DIRECTIONS. Set down the full listing exactly, character for character.

DATA TO EXAMINE.
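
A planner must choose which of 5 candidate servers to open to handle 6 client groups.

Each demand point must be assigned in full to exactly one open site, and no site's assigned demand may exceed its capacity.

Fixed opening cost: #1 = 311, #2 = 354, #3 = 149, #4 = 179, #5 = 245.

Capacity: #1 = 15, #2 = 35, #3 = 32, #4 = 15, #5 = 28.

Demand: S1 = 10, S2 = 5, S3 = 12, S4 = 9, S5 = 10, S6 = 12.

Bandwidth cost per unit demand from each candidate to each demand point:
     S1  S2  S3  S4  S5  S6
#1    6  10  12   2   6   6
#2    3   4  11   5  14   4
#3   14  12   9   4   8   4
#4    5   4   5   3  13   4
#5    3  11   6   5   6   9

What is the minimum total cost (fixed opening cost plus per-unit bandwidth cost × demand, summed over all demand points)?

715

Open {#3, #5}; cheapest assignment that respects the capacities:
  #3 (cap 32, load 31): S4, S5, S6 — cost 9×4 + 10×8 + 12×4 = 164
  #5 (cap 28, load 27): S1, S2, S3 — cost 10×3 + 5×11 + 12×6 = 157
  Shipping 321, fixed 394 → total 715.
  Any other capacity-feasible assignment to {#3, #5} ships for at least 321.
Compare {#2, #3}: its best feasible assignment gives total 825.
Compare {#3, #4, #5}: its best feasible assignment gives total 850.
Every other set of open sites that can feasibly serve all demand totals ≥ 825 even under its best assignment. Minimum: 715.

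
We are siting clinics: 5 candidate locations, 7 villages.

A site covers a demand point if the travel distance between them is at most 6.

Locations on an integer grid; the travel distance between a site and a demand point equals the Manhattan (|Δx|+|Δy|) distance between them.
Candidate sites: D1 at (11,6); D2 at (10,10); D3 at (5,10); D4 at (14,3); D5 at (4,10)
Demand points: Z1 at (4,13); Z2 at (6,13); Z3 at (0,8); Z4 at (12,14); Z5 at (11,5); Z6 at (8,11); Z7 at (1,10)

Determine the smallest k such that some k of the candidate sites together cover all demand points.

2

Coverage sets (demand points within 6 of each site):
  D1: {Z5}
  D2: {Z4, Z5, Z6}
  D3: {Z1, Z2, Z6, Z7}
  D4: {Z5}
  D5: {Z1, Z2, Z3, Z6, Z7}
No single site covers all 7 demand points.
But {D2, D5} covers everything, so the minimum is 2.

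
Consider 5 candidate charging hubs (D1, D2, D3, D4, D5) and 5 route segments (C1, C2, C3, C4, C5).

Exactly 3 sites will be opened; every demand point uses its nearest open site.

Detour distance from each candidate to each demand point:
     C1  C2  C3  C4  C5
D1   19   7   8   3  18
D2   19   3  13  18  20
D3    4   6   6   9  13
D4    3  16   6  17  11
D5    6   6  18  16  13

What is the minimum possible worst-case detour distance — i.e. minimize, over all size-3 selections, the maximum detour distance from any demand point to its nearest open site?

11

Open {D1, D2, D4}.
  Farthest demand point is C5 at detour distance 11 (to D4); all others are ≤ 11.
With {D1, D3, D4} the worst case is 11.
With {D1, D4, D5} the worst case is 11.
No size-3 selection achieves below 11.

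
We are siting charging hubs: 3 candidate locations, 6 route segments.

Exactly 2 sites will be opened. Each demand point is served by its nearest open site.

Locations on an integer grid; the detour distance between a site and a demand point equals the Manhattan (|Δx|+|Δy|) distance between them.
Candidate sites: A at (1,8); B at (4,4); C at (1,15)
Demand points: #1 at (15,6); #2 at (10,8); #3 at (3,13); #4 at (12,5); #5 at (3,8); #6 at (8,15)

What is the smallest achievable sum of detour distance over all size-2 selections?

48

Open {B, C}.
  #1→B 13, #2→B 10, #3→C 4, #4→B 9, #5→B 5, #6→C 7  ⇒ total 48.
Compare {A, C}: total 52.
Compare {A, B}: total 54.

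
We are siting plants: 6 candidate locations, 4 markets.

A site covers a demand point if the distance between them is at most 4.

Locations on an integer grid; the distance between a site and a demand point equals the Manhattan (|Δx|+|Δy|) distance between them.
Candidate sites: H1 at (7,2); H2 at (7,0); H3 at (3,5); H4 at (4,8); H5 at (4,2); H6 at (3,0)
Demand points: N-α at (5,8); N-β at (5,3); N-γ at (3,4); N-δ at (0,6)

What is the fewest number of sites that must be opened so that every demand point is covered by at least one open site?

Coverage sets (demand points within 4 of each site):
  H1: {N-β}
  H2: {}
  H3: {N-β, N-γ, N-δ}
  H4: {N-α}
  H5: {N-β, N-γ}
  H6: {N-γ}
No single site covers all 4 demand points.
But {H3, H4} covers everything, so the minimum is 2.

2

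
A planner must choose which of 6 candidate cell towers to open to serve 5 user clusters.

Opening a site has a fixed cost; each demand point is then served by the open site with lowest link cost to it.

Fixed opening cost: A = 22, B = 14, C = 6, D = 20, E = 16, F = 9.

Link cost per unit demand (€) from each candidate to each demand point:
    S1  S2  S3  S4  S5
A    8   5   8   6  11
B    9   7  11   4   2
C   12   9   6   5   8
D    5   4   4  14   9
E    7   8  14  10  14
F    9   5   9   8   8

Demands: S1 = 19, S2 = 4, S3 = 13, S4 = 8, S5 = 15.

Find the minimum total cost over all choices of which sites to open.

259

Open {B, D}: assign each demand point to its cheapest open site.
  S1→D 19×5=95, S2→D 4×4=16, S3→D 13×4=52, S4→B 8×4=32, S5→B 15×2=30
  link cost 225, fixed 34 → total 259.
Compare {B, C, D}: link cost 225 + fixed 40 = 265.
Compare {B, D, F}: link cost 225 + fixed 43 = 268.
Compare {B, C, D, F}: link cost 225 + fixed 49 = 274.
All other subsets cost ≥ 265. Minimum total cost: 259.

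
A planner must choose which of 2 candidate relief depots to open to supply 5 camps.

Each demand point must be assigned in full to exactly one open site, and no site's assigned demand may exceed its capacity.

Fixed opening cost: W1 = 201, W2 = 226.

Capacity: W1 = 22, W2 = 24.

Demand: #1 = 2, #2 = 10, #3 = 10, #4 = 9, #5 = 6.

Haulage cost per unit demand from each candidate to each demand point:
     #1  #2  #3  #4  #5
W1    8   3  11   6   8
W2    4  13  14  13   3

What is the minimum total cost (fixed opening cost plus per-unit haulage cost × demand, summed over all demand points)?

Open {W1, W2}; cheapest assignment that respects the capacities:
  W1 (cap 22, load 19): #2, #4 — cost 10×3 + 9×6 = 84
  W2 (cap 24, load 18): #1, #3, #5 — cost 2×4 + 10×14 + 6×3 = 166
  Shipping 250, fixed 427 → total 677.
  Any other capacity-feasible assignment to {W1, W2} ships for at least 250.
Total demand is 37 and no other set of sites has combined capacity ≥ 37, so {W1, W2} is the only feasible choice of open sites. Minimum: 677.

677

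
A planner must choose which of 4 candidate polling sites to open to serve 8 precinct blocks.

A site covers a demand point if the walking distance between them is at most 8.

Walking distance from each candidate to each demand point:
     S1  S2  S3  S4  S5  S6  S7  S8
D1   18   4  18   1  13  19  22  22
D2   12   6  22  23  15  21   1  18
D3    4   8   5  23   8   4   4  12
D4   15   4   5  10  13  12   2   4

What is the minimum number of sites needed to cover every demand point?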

ANSWER BOX.
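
A planner must choose which of 5 candidate servers to open to handle 6 client groups.

Each demand point must be assigned in full to exactly one open site, and no site's assigned demand may exceed its capacity.

Fixed opening cost: #1 = 311, #2 = 354, #3 = 149, #4 = 179, #5 = 245.

Capacity: #1 = 15, #2 = 35, #3 = 32, #4 = 15, #5 = 28.

Demand: S1 = 10, S2 = 5, S3 = 12, S4 = 9, S5 = 10, S6 = 12.

Bandwidth cost per unit demand from each candidate to each demand point:
     S1  S2  S3  S4  S5  S6
#1    6  10  12   2   6   6
#2    3   4  11   5  14   4
#3   14  12   9   4   8   4
#4    5   4   5   3  13   4
#5    3  11   6   5   6   9

What is the minimum total cost (fixed opening cost plus per-unit bandwidth cost × demand, summed over all demand points)?

715

Open {#3, #5}; cheapest assignment that respects the capacities:
  #3 (cap 32, load 31): S4, S5, S6 — cost 9×4 + 10×8 + 12×4 = 164
  #5 (cap 28, load 27): S1, S2, S3 — cost 10×3 + 5×11 + 12×6 = 157
  Shipping 321, fixed 394 → total 715.
  Any other capacity-feasible assignment to {#3, #5} ships for at least 321.
Compare {#2, #3}: its best feasible assignment gives total 825.
Compare {#3, #4, #5}: its best feasible assignment gives total 850.
Every other set of open sites that can feasibly serve all demand totals ≥ 825 even under its best assignment. Minimum: 715.

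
We are siting clinics: 5 candidate locations, 7 villages.

A site covers a demand point if the travel distance between them is at most 6.

Locations on an integer grid; the travel distance between a site and a demand point equals the Manhattan (|Δx|+|Δy|) distance between them.
Candidate sites: D1 at (11,6); D2 at (10,10); D3 at (5,10); D4 at (14,3); D5 at (4,10)
Demand points: Z1 at (4,13); Z2 at (6,13); Z3 at (0,8); Z4 at (12,14); Z5 at (11,5); Z6 at (8,11); Z7 at (1,10)

Determine the smallest k such that some k of the candidate sites together cover all demand points.

2

Coverage sets (demand points within 6 of each site):
  D1: {Z5}
  D2: {Z4, Z5, Z6}
  D3: {Z1, Z2, Z6, Z7}
  D4: {Z5}
  D5: {Z1, Z2, Z3, Z6, Z7}
No single site covers all 7 demand points.
But {D2, D5} covers everything, so the minimum is 2.

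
Consider 5 candidate charging hubs (D1, D2, D3, D4, D5) and 5 route segments (C1, C2, C3, C4, C5).

Exactly 3 sites will be opened; every demand point uses its nearest open site.

Detour distance from each candidate to each demand point:
     C1  C2  C3  C4  C5
D1   19   7   8   3  18
D2   19   3  13  18  20
D3    4   6   6   9  13
D4    3  16   6  17  11
D5    6   6  18  16  13

What is the minimum possible worst-case detour distance — i.e. minimize, over all size-3 selections, the maximum detour distance from any demand point to its nearest open site?

11

Open {D1, D2, D4}.
  Farthest demand point is C5 at detour distance 11 (to D4); all others are ≤ 11.
With {D1, D3, D4} the worst case is 11.
With {D1, D4, D5} the worst case is 11.
No size-3 selection achieves below 11.

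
We are siting charging hubs: 3 candidate locations, 6 route segments.

Exactly 2 sites will be opened. Each demand point is served by its nearest open site.

Locations on an integer grid; the detour distance between a site and a demand point equals the Manhattan (|Δx|+|Δy|) distance between them.
Candidate sites: A at (1,8); B at (4,4); C at (1,15)
Demand points: #1 at (15,6); #2 at (10,8); #3 at (3,13); #4 at (12,5); #5 at (3,8); #6 at (8,15)

What is the smallest achievable sum of detour distance over all size-2 selections?

48

Open {B, C}.
  #1→B 13, #2→B 10, #3→C 4, #4→B 9, #5→B 5, #6→C 7  ⇒ total 48.
Compare {A, C}: total 52.
Compare {A, B}: total 54.

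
We are siting plants: 6 candidate locations, 4 markets.

A site covers a demand point if the distance between them is at most 4.

Locations on an integer grid; the distance between a site and a demand point equals the Manhattan (|Δx|+|Δy|) distance between them.
Candidate sites: H1 at (7,2); H2 at (7,0); H3 at (3,5); H4 at (4,8); H5 at (4,2); H6 at (3,0)
Demand points: N-α at (5,8); N-β at (5,3); N-γ at (3,4); N-δ at (0,6)

What is the fewest number of sites that must be opened so that every demand point is covered by at least one open site?

Coverage sets (demand points within 4 of each site):
  H1: {N-β}
  H2: {}
  H3: {N-β, N-γ, N-δ}
  H4: {N-α}
  H5: {N-β, N-γ}
  H6: {N-γ}
No single site covers all 4 demand points.
But {H3, H4} covers everything, so the minimum is 2.

2

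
A planner must choose which of 6 candidate cell towers to open to serve 5 user clusters.

Opening a site has a fixed cost; each demand point is then served by the open site with lowest link cost to it.

Fixed opening cost: A = 22, B = 14, C = 6, D = 20, E = 16, F = 9.

Link cost per unit demand (€) from each candidate to each demand point:
    S1  S2  S3  S4  S5
A    8   5   8   6  11
B    9   7  11   4   2
C   12   9   6   5   8
D    5   4   4  14   9
E    7   8  14  10  14
F    9   5   9   8   8

Demands: S1 = 19, S2 = 4, S3 = 13, S4 = 8, S5 = 15.

Find the minimum total cost over all choices of which sites to open.

259

Open {B, D}: assign each demand point to its cheapest open site.
  S1→D 19×5=95, S2→D 4×4=16, S3→D 13×4=52, S4→B 8×4=32, S5→B 15×2=30
  link cost 225, fixed 34 → total 259.
Compare {B, C, D}: link cost 225 + fixed 40 = 265.
Compare {B, D, F}: link cost 225 + fixed 43 = 268.
Compare {B, C, D, F}: link cost 225 + fixed 49 = 274.
All other subsets cost ≥ 265. Minimum total cost: 259.

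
A planner must choose which of 2 candidate relief depots to open to supply 5 camps.

Each demand point must be assigned in full to exactly one open site, and no site's assigned demand may exceed its capacity.

Fixed opening cost: W1 = 201, W2 = 226.

Capacity: W1 = 22, W2 = 24.

Demand: #1 = 2, #2 = 10, #3 = 10, #4 = 9, #5 = 6.

Haulage cost per unit demand from each candidate to each demand point:
     #1  #2  #3  #4  #5
W1    8   3  11   6   8
W2    4  13  14  13   3

What is the minimum total cost (fixed opening cost plus per-unit haulage cost × demand, summed over all demand points)?

Open {W1, W2}; cheapest assignment that respects the capacities:
  W1 (cap 22, load 19): #2, #4 — cost 10×3 + 9×6 = 84
  W2 (cap 24, load 18): #1, #3, #5 — cost 2×4 + 10×14 + 6×3 = 166
  Shipping 250, fixed 427 → total 677.
  Any other capacity-feasible assignment to {W1, W2} ships for at least 250.
Total demand is 37 and no other set of sites has combined capacity ≥ 37, so {W1, W2} is the only feasible choice of open sites. Minimum: 677.

677

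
A planner must choose which of 4 candidate polling sites to open to serve 8 precinct blocks.

A site covers a demand point if the walking distance between them is at most 8.

Walking distance from each candidate to each demand point:
     S1  S2  S3  S4  S5  S6  S7  S8
D1   18   4  18   1  13  19  22  22
D2   12   6  22  23  15  21   1  18
D3    4   8   5  23   8   4   4  12
D4   15   4   5  10  13  12   2   4

What is the minimum number of sites needed to cover every demand point?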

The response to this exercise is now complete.